**REQUIREMENT:**
What is needed is each line of the data below that holds the string "across".

**DATA:**
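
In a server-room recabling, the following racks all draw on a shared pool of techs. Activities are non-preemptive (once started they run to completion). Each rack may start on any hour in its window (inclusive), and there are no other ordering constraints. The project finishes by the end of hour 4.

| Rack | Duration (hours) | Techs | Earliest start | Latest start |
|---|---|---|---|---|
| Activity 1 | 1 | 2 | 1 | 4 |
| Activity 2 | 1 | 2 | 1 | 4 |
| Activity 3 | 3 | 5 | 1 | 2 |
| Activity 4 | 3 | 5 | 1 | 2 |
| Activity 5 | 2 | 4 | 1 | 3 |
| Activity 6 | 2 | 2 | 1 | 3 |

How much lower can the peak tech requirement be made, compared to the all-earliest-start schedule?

6

Early-start peak: h1:20  h2:16  h3:10  h4:0 ⇒ 20.
Leveled (Activity 1@1, Activity 2@1, Activity 3@1, Activity 4@2, Activity 5@1, Activity 6@3): h1:13  h2:14  h3:12  h4:7 ⇒ 14.
Reduction 20 − 14 = 6.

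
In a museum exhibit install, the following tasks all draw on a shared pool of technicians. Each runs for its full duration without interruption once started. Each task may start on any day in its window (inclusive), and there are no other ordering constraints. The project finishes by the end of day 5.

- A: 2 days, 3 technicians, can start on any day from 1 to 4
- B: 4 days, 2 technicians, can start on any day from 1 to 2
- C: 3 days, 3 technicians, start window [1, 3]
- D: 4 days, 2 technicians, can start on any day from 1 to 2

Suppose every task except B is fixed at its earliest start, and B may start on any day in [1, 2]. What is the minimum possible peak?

10

B@1: d1:10  d2:10  d3:7  d4:4  d5:0 → peak 10
B@2: d1:8  d2:10  d3:7  d4:4  d5:2 → peak 10
Best is B@1, peak 10.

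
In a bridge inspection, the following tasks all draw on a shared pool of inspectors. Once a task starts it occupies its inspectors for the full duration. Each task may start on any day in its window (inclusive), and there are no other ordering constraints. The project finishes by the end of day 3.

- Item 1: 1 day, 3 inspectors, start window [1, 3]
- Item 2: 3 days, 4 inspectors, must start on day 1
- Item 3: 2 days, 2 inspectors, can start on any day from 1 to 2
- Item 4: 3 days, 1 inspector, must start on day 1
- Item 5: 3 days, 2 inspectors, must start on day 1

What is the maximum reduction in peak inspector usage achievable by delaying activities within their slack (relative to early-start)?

2

Early-start peak: d1:12  d2:9  d3:7 ⇒ 12.
Leveled (Item 1@1, Item 2@1, Item 3@2, Item 4@1, Item 5@1): d1:10  d2:9  d3:9 ⇒ 10.
Reduction 12 − 10 = 2.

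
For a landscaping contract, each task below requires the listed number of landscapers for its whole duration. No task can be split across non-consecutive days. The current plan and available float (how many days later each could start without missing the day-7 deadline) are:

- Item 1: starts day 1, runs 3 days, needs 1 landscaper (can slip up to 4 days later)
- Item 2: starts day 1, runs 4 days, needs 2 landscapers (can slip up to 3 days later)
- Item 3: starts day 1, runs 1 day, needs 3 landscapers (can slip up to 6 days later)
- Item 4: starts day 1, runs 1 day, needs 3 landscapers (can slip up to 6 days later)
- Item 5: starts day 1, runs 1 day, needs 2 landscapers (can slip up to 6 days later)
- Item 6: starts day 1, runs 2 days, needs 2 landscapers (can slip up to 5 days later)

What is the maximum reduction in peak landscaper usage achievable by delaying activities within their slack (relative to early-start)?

9

Early-start peak: d1:13  d2:5  d3:3  d4:2  d5:0  d6:0  d7:0 ⇒ 13.
Leveled (Item 1@1, Item 2@1, Item 3@6, Item 4@7, Item 5@5, Item 6@4): d1:3  d2:3  d3:3  d4:4  d5:4  d6:3  d7:3 ⇒ 4.
Reduction 13 − 4 = 9.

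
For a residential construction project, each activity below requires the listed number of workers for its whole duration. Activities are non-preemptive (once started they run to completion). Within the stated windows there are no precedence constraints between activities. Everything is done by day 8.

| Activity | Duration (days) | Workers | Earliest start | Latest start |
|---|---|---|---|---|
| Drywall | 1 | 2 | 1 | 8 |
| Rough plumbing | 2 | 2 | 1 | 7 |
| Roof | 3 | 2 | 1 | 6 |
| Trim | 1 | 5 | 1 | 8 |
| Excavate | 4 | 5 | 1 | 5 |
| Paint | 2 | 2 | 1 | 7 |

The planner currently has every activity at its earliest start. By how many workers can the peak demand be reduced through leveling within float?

Early-start peak: d1:18  d2:11  d3:7  d4:5  d5:0  d6:0  d7:0  d8:0 ⇒ 18.
Leveled (Drywall@1, Rough plumbing@1, Roof@1, Trim@4, Excavate@5, Paint@2): d1:6  d2:6  d3:4  d4:5  d5:5  d6:5  d7:5  d8:5 ⇒ 6.
Reduction 18 − 6 = 12.

12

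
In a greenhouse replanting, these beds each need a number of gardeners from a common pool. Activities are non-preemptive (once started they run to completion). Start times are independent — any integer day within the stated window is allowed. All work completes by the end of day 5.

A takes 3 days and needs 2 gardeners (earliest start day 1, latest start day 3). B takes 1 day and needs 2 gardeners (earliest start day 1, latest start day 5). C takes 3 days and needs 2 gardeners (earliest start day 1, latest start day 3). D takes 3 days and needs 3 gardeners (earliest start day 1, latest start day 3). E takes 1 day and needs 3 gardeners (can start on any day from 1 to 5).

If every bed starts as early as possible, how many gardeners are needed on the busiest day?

12

Early-start schedule: A@1, B@1, C@1, D@1, E@1.
Load per day: day 1: 12, day 2: 7, day 3: 7, day 4: 0, day 5: 0.
Peak is 12.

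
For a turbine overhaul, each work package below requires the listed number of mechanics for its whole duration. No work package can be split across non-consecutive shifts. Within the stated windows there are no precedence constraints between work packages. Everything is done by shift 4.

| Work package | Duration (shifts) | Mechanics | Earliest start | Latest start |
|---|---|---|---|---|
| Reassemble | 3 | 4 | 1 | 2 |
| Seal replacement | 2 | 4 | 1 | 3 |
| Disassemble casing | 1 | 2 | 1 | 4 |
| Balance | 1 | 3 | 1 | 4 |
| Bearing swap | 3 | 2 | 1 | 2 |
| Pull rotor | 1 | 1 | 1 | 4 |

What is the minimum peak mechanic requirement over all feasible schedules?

10

Early-start (Reassemble@1, Seal replacement@1, Disassemble casing@1, Balance@1, Bearing swap@1, Pull rotor@1) gives peak 16: s1:16  s2:10  s3:6  s4:0.
Shift Balance→3, Bearing swap→2, Pull rotor→3.
Schedule Reassemble@1, Seal replacement@1, Disassemble casing@1, Balance@3, Bearing swap@2, Pull rotor@3: s1:10  s2:10  s3:10  s4:2 — peak 10.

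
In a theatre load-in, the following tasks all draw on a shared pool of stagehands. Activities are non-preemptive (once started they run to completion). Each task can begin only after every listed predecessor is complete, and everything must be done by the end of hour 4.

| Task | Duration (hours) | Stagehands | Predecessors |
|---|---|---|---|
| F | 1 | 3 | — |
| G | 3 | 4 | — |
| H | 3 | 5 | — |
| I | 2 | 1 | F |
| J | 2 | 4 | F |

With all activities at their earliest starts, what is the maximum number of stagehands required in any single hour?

Early-start schedule: F@1, G@1, H@1, I@2, J@2.
Load per hour: hour 1: 12, hour 2: 14, hour 3: 14, hour 4: 0.
Peak is 14.

14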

**EXERCISE OUTPUT:**
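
For a landscaping contract, each task below requires the listed number of landscapers for its whole duration. No task can be split across non-consecutive days. The current plan and available float (how many days later each could start without missing the day-7 deadline) are:
For a turbine overhaul, each work package below requires the listed number of mechanics for its whole duration. No work package can be split across non-consecutive shifts. Within the stated windows there are no precedence constraints between work packages. Everything is done by shift 4.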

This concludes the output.